→ **WHAT IS EXPECTED**: Find the line containing "f(x) = 7/(1+10x)", then output it and every line after it through the end of the listing below, exactly as written.

→ **RECORDS TO PROCESS**:
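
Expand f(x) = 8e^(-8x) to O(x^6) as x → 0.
8 - 64*x + 256*x**2 - 2048*x**3/3 + 4096*x**4/3 - 32768*x**5/15 + O(x**6)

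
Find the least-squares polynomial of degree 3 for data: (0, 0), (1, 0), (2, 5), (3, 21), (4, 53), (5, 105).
1/14 + (-121/84)x + (9/28)x² + (5/6)x³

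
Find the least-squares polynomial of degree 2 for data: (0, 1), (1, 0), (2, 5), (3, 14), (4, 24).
18/35 + (-10/7)x + (13/7)x²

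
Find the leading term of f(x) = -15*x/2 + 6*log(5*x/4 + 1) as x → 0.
-75*x**2/16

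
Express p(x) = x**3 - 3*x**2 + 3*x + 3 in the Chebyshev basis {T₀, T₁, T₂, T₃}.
(3/2)T₀ + (15/4)T₁ + (-3/2)T₂ + (1/4)T₃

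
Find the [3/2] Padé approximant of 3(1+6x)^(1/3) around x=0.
(56*x**3/5 + 252*x**2/5 + 126*x/5 + 3)/(8*x**2 + 32*x/5 + 1)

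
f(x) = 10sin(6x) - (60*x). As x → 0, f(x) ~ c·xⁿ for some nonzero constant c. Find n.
3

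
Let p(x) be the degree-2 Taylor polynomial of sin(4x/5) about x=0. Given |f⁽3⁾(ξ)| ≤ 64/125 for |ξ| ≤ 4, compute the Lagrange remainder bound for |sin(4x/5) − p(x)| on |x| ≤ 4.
2048/375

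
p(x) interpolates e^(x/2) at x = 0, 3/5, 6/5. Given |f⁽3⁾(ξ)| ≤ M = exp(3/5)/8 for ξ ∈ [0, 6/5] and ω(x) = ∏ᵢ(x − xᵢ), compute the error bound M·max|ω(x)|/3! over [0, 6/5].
sqrt(3)*exp(3/5)/1000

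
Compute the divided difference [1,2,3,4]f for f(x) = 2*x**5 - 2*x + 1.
130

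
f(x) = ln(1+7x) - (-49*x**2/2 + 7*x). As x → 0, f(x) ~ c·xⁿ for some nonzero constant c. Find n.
3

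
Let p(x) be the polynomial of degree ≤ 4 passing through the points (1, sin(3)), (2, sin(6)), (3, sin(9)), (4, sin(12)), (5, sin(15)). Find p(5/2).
15*sin(6)/32 - 5*sin(3)/128 + 3*sin(15)/128 - 5*sin(12)/32 + 45*sin(9)/64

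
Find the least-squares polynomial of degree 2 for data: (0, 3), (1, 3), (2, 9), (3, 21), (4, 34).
18/7 + (-8/7)x + (16/7)x²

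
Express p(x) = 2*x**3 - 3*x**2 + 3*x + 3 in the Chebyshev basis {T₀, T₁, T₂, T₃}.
(3/2)T₀ + (9/2)T₁ + (-3/2)T₂ + (1/2)T₃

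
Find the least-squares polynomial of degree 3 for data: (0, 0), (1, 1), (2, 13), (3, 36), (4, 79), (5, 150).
-41/126 + (71/108)x + (173/252)x² + (28/27)x³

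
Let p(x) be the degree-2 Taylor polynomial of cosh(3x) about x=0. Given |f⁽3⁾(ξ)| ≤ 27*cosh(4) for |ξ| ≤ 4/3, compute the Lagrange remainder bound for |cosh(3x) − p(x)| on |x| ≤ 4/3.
32*cosh(4)/3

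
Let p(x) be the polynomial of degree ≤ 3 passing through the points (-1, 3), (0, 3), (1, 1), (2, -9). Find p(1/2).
21/8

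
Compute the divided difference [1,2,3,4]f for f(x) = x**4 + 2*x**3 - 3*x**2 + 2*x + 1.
12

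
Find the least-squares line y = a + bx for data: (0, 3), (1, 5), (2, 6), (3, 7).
a = 33/10, b = 13/10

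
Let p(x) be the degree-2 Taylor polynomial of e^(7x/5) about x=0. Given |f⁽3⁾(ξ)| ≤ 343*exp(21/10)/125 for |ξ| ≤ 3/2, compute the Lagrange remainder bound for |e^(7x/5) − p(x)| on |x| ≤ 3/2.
3087*exp(21/10)/2000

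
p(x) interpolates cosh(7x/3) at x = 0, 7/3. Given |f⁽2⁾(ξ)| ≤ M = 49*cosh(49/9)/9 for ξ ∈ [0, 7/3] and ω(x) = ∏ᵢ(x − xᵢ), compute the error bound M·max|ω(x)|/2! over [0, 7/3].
2401*cosh(49/9)/648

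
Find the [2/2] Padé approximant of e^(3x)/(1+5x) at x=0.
(73*x**2/44 + 67*x/33 + 1)/(-631*x**2/132 + 133*x/33 + 1)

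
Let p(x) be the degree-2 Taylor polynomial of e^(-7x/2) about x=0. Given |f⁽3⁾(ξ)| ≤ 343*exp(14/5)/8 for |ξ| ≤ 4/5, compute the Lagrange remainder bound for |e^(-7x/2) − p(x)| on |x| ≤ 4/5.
1372*exp(14/5)/375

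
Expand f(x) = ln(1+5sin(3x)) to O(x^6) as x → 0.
15*x - 225*x**2/2 + 2205*x**3/2 - 49275*x**4/4 + 1174581*x**5/8 + O(x**6)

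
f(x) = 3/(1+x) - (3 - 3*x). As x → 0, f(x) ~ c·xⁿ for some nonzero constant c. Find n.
2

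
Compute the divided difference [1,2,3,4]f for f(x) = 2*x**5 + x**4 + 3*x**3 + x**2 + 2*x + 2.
143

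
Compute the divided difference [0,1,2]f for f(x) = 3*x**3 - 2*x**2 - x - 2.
7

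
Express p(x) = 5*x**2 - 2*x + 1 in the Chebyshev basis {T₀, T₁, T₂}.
(7/2)T₀ + (-2)T₁ + (5/2)T₂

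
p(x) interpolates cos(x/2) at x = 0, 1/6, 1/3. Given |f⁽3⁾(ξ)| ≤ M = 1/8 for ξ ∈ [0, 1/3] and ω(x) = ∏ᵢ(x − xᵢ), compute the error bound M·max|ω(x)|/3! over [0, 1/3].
sqrt(3)/46656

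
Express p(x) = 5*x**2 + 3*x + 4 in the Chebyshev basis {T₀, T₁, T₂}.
(13/2)T₀ + (3)T₁ + (5/2)T₂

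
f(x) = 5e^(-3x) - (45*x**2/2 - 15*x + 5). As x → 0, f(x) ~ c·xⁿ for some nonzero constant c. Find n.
3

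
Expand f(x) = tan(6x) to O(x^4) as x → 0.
6*x + 72*x**3 + O(x**4)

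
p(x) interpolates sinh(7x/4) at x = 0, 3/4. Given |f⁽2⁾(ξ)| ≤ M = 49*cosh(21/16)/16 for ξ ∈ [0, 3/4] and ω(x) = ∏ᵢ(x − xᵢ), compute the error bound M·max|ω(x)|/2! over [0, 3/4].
441*cosh(21/16)/2048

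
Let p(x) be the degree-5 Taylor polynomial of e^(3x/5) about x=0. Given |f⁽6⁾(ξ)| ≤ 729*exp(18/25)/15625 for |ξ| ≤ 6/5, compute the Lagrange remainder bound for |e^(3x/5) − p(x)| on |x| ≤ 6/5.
236196*exp(18/25)/1220703125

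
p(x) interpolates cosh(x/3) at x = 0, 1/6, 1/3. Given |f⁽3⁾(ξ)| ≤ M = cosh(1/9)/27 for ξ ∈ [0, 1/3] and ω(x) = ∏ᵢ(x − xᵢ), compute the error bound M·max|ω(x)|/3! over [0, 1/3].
sqrt(3)*cosh(1/9)/157464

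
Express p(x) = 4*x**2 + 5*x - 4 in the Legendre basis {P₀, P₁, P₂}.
(-8/3)P₀ + (5)P₁ + (8/3)P₂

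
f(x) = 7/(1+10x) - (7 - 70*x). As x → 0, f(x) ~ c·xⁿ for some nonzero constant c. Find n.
2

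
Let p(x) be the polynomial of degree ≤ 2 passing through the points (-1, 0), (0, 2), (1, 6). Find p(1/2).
15/4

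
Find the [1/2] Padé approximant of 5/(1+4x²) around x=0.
5/(4*x**2 + 1)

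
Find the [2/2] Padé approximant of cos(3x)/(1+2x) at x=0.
(9*x**2/4 - 3*x + 1)/(3*x**2/4 - x + 1)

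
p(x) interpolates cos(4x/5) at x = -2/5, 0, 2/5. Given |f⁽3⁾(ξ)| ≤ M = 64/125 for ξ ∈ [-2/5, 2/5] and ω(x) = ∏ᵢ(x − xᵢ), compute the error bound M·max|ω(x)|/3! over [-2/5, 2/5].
512*sqrt(3)/421875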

→ **ANSWER BOX**:
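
f(x) = 7/(1+10x) - (7 - 70*x). As x → 0, f(x) ~ c·xⁿ for some nonzero constant c. Find n.
2

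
Let p(x) be the polynomial of degree ≤ 2 passing through the points (-1, 0), (0, 2), (1, 6). Find p(1/2).
15/4

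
Find the [1/2] Padé approximant of 5/(1+4x²) around x=0.
5/(4*x**2 + 1)

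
Find the [2/2] Padé approximant of cos(3x)/(1+2x) at x=0.
(9*x**2/4 - 3*x + 1)/(3*x**2/4 - x + 1)

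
p(x) interpolates cos(4x/5) at x = -2/5, 0, 2/5. Given |f⁽3⁾(ξ)| ≤ M = 64/125 for ξ ∈ [-2/5, 2/5] and ω(x) = ∏ᵢ(x − xᵢ), compute the error bound M·max|ω(x)|/3! over [-2/5, 2/5].
512*sqrt(3)/421875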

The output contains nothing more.